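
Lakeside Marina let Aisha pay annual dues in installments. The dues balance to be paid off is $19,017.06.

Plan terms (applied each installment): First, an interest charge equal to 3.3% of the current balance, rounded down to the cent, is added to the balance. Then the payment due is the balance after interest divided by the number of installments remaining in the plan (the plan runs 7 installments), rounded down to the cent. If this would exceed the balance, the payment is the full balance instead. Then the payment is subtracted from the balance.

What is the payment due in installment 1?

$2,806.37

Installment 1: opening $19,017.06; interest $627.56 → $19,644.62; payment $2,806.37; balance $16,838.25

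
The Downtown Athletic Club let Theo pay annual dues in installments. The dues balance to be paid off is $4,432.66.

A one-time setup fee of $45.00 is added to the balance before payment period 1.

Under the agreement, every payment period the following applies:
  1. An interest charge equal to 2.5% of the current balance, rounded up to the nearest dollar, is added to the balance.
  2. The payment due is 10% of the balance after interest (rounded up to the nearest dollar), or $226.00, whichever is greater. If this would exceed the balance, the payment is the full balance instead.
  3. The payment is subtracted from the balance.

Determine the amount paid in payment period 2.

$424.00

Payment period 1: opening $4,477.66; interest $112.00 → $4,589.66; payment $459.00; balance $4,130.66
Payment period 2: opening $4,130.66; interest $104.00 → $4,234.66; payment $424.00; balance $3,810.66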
* * *
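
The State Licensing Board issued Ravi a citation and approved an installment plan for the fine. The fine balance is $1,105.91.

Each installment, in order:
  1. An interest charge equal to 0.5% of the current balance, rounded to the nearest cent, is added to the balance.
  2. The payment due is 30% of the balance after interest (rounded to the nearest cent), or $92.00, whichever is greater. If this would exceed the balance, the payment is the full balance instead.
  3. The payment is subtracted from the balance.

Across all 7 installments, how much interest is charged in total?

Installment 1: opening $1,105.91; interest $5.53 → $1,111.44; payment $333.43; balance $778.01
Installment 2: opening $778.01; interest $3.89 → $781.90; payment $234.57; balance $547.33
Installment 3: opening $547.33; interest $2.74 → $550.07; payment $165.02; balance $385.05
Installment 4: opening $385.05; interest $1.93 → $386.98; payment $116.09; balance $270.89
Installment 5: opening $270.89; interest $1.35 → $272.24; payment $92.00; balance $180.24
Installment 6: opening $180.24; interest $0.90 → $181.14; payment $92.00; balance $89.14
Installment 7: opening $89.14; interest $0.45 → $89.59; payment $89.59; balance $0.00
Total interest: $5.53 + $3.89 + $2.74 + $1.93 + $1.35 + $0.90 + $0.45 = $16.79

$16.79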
* * *
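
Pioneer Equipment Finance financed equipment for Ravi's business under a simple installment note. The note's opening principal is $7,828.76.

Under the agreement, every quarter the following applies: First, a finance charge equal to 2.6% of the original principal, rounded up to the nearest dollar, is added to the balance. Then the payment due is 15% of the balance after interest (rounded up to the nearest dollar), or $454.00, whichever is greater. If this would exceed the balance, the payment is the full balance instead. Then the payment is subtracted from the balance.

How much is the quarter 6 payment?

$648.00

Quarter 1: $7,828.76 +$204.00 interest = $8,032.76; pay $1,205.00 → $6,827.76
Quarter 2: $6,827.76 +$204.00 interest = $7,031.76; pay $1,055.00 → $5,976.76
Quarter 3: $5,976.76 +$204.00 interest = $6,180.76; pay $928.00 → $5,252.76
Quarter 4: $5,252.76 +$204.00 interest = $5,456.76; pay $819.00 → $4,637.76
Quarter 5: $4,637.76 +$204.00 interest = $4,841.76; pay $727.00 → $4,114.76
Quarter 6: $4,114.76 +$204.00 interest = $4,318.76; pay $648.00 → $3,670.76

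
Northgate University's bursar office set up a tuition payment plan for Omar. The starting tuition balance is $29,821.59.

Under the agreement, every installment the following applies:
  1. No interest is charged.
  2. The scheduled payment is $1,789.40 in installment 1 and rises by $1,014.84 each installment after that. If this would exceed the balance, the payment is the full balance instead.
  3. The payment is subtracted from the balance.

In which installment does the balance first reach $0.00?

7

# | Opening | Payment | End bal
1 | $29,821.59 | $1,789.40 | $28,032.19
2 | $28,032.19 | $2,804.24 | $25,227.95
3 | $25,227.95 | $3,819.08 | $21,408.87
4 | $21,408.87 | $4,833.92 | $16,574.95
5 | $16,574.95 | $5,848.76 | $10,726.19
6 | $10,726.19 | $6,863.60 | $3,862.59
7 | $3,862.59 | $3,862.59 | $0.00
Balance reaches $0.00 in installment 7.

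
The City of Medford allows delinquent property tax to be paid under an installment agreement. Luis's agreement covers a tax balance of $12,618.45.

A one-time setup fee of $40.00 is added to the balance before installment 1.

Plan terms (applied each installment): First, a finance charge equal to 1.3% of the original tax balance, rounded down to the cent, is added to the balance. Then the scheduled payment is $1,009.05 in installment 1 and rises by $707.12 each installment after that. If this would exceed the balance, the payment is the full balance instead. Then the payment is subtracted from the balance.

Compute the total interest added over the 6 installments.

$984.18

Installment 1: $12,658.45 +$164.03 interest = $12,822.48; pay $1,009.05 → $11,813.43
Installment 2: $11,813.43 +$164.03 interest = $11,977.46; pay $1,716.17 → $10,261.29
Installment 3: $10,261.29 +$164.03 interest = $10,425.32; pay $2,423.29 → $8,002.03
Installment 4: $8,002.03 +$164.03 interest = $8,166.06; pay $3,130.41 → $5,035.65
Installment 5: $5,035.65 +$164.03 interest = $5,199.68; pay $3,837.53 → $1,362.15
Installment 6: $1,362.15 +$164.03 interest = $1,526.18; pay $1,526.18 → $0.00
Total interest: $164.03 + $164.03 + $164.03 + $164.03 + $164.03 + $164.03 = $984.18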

• What to produce: Show all lines in the entries above where the string "would" appears.

• Problem solution:
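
Plan terms (applied each installment): First, an interest charge equal to 3.3% of the current balance, rounded down to the cent, is added to the balance. Then the payment due is the balance after interest divided by the number of installments remaining in the plan (the plan runs 7 installments), rounded down to the cent. If this would exceed the balance, the payment is the full balance instead. Then the payment is subtracted from the balance.
  2. The payment due is 10% of the balance after interest (rounded up to the nearest dollar), or $226.00, whichever is greater. If this would exceed the balance, the payment is the full balance instead.
  2. The payment due is 30% of the balance after interest (rounded to the nearest cent), or $92.00, whichever is greater. If this would exceed the balance, the payment is the full balance instead.
Under the agreement, every quarter the following applies: First, a finance charge equal to 2.6% of the original principal, rounded up to the nearest dollar, is added to the balance. Then the payment due is 15% of the balance after interest (rounded up to the nearest dollar), or $454.00, whichever is greater. If this would exceed the balance, the payment is the full balance instead. Then the payment is subtracted from the balance.
  2. The scheduled payment is $1,789.40 in installment 1 and rises by $1,014.84 each installment after that. If this would exceed the balance, the payment is the full balance instead.
Plan terms (applied each installment): First, a finance charge equal to 1.3% of the original tax balance, rounded down to the cent, is added to the balance. Then the scheduled payment is $1,009.05 in installment 1 and rises by $707.12 each installment after that. If this would exceed the balance, the payment is the full balance instead. Then the payment is subtracted from the balance.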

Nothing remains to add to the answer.